Start of EXERCISE INPUT

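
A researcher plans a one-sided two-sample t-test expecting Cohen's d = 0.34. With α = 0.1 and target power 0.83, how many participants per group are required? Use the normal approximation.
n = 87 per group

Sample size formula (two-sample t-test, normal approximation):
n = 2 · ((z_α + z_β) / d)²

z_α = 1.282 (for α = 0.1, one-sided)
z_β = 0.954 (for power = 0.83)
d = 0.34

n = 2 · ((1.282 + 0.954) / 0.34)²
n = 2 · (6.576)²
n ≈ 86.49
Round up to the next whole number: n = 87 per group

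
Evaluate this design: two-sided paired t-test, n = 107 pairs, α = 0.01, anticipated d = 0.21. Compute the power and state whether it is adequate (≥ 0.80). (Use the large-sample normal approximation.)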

End of EXERCISE INPUT
Start of EXERCISE INPUT

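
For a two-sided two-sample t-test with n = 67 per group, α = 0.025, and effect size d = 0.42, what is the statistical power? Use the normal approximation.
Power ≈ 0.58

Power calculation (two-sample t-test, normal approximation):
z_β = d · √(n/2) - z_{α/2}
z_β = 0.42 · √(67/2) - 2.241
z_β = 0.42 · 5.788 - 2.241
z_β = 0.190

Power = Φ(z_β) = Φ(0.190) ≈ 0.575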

End of EXERCISE INPUT

ABOUT THIS TASK: Word for word, restate the lines of the listing above starting at the line with "A researcher plans" and ending at the line with "Evaluate this design: two-sided", and nothing outside them.

RESPONSE AREA:
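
A researcher plans a one-sided two-sample t-test expecting Cohen's d = 0.34. With α = 0.1 and target power 0.83, how many participants per group are required? Use the normal approximation.
n = 87 per group

Sample size formula (two-sample t-test, normal approximation):
n = 2 · ((z_α + z_β) / d)²

z_α = 1.282 (for α = 0.1, one-sided)
z_β = 0.954 (for power = 0.83)
d = 0.34

n = 2 · ((1.282 + 0.954) / 0.34)²
n = 2 · (6.576)²
n ≈ 86.49
Round up to the next whole number: n = 87 per group

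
Evaluate this design: two-sided paired t-test, n = 107 pairs, α = 0.01, anticipated d = 0.21. Compute the power and state whether it is adequate (≥ 0.80). (Use the large-sample normal approximation.)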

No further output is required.